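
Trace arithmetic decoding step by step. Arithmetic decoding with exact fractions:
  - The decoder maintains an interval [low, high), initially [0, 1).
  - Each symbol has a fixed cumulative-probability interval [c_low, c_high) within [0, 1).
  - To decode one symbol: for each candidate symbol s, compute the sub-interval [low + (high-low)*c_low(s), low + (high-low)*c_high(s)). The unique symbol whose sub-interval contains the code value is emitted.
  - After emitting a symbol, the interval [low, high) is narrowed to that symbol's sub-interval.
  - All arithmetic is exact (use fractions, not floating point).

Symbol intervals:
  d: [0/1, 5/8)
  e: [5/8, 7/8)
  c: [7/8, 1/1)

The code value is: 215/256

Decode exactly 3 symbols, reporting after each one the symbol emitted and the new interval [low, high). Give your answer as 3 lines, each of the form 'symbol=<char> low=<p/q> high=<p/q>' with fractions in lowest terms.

Step 1: interval [0/1, 1/1), width = 1/1 - 0/1 = 1/1
  'd': [0/1 + 1/1*0/1, 0/1 + 1/1*5/8) = [0/1, 5/8)
  'e': [0/1 + 1/1*5/8, 0/1 + 1/1*7/8) = [5/8, 7/8) <- contains code 215/256
  'c': [0/1 + 1/1*7/8, 0/1 + 1/1*1/1) = [7/8, 1/1)
  emit 'e', narrow to [5/8, 7/8)
Step 2: interval [5/8, 7/8), width = 7/8 - 5/8 = 1/4
  'd': [5/8 + 1/4*0/1, 5/8 + 1/4*5/8) = [5/8, 25/32)
  'e': [5/8 + 1/4*5/8, 5/8 + 1/4*7/8) = [25/32, 27/32) <- contains code 215/256
  'c': [5/8 + 1/4*7/8, 5/8 + 1/4*1/1) = [27/32, 7/8)
  emit 'e', narrow to [25/32, 27/32)
Step 3: interval [25/32, 27/32), width = 27/32 - 25/32 = 1/16
  'd': [25/32 + 1/16*0/1, 25/32 + 1/16*5/8) = [25/32, 105/128)
  'e': [25/32 + 1/16*5/8, 25/32 + 1/16*7/8) = [105/128, 107/128)
  'c': [25/32 + 1/16*7/8, 25/32 + 1/16*1/1) = [107/128, 27/32) <- contains code 215/256
  emit 'c', narrow to [107/128, 27/32)

Answer: symbol=e low=5/8 high=7/8
symbol=e low=25/32 high=27/32
symbol=c low=107/128 high=27/32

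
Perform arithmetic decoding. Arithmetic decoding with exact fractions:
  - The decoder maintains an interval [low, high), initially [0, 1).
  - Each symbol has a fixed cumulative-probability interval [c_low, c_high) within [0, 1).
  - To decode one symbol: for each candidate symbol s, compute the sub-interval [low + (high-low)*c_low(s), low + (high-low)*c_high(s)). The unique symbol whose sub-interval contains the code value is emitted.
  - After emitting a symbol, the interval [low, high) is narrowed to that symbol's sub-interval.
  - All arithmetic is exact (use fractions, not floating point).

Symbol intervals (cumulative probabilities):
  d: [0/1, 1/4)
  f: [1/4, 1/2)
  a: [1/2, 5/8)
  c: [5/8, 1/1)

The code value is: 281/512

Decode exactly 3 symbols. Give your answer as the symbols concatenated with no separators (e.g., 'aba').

Step 1: interval [0/1, 1/1), width = 1/1 - 0/1 = 1/1
  'd': [0/1 + 1/1*0/1, 0/1 + 1/1*1/4) = [0/1, 1/4)
  'f': [0/1 + 1/1*1/4, 0/1 + 1/1*1/2) = [1/4, 1/2)
  'a': [0/1 + 1/1*1/2, 0/1 + 1/1*5/8) = [1/2, 5/8) <- contains code 281/512
  'c': [0/1 + 1/1*5/8, 0/1 + 1/1*1/1) = [5/8, 1/1)
  emit 'a', narrow to [1/2, 5/8)
Step 2: interval [1/2, 5/8), width = 5/8 - 1/2 = 1/8
  'd': [1/2 + 1/8*0/1, 1/2 + 1/8*1/4) = [1/2, 17/32)
  'f': [1/2 + 1/8*1/4, 1/2 + 1/8*1/2) = [17/32, 9/16) <- contains code 281/512
  'a': [1/2 + 1/8*1/2, 1/2 + 1/8*5/8) = [9/16, 37/64)
  'c': [1/2 + 1/8*5/8, 1/2 + 1/8*1/1) = [37/64, 5/8)
  emit 'f', narrow to [17/32, 9/16)
Step 3: interval [17/32, 9/16), width = 9/16 - 17/32 = 1/32
  'd': [17/32 + 1/32*0/1, 17/32 + 1/32*1/4) = [17/32, 69/128)
  'f': [17/32 + 1/32*1/4, 17/32 + 1/32*1/2) = [69/128, 35/64)
  'a': [17/32 + 1/32*1/2, 17/32 + 1/32*5/8) = [35/64, 141/256) <- contains code 281/512
  'c': [17/32 + 1/32*5/8, 17/32 + 1/32*1/1) = [141/256, 9/16)
  emit 'a', narrow to [35/64, 141/256)

Answer: afa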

● ● ● ●

> [Activity] Find and copy each line of the data where "intervals" is present.

> [Output]
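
Symbol intervals:
Symbol intervals (cumulative probabilities):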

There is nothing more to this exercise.